-- About this exercise --
A verbatim reproduction of the lines below, from the line containing "3. mark(N2, N0, alive)" through the line containing "After all operations, what is N1's view?", both ends included, is the whole required output.

-- Data supplied --
----

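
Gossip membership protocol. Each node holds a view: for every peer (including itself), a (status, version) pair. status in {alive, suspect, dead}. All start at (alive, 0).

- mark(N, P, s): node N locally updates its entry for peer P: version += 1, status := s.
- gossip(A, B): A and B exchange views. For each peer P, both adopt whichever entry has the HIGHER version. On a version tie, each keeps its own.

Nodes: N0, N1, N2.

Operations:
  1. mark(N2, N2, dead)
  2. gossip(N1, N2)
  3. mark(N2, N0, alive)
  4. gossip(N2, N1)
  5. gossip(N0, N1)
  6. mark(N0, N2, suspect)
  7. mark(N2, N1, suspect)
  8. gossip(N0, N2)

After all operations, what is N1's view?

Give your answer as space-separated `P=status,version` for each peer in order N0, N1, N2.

Answer: N0=alive,1 N1=alive,0 N2=dead,1

Derivation:
Op 1: N2 marks N2=dead -> (dead,v1)
Op 2: gossip N1<->N2 -> N1.N0=(alive,v0) N1.N1=(alive,v0) N1.N2=(dead,v1) | N2.N0=(alive,v0) N2.N1=(alive,v0) N2.N2=(dead,v1)
Op 3: N2 marks N0=alive -> (alive,v1)
Op 4: gossip N2<->N1 -> N2.N0=(alive,v1) N2.N1=(alive,v0) N2.N2=(dead,v1) | N1.N0=(alive,v1) N1.N1=(alive,v0) N1.N2=(dead,v1)
Op 5: gossip N0<->N1 -> N0.N0=(alive,v1) N0.N1=(alive,v0) N0.N2=(dead,v1) | N1.N0=(alive,v1) N1.N1=(alive,v0) N1.N2=(dead,v1)
Op 6: N0 marks N2=suspect -> (suspect,v2)
Op 7: N2 marks N1=suspect -> (suspect,v1)
Op 8: gossip N0<->N2 -> N0.N0=(alive,v1) N0.N1=(suspect,v1) N0.N2=(suspect,v2) | N2.N0=(alive,v1) N2.N1=(suspect,v1) N2.N2=(suspect,v2)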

----

-- Finished exercise --
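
  3. mark(N2, N0, alive)
  4. gossip(N2, N1)
  5. gossip(N0, N1)
  6. mark(N0, N2, suspect)
  7. mark(N2, N1, suspect)
  8. gossip(N0, N2)

After all operations, what is N1's view?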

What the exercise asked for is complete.